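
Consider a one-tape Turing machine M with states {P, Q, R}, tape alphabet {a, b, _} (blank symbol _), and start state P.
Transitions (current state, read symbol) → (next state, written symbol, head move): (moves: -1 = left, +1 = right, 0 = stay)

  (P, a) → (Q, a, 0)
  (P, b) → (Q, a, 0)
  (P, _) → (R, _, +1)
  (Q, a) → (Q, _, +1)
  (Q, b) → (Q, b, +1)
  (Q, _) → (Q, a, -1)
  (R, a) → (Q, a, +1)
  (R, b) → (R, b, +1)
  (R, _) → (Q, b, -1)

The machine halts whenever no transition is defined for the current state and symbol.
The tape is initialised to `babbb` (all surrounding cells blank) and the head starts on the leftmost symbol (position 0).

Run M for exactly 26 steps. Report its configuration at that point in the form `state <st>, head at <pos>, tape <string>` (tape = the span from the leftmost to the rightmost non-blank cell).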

....................

Every entry must be output again, exactly as written above.

Written reply:
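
Consider a one-tape Turing machine M with states {P, Q, R}, tape alphabet {a, b, _} (blank symbol _), and start state P.
Transitions (current state, read symbol) → (next state, written symbol, head move): (moves: -1 = left, +1 = right, 0 = stay)

  (P, a) → (Q, a, 0)
  (P, b) → (Q, a, 0)
  (P, _) → (R, _, +1)
  (Q, a) → (Q, _, +1)
  (Q, b) → (Q, b, +1)
  (Q, _) → (Q, a, -1)
  (R, a) → (Q, a, +1)
  (R, b) → (R, b, +1)
  (R, _) → (Q, b, -1)

The machine halts whenever no transition is defined for the current state and symbol.
The tape is initialised to `babbb` (all surrounding cells blank) and the head starts on the leftmost symbol (position 0).

Run M for exactly 26 steps. Report its configuration at that point in the form `state <st>, head at <pos>, tape <string>` (tape = the span from the leftmost to the rightmost non-blank cell).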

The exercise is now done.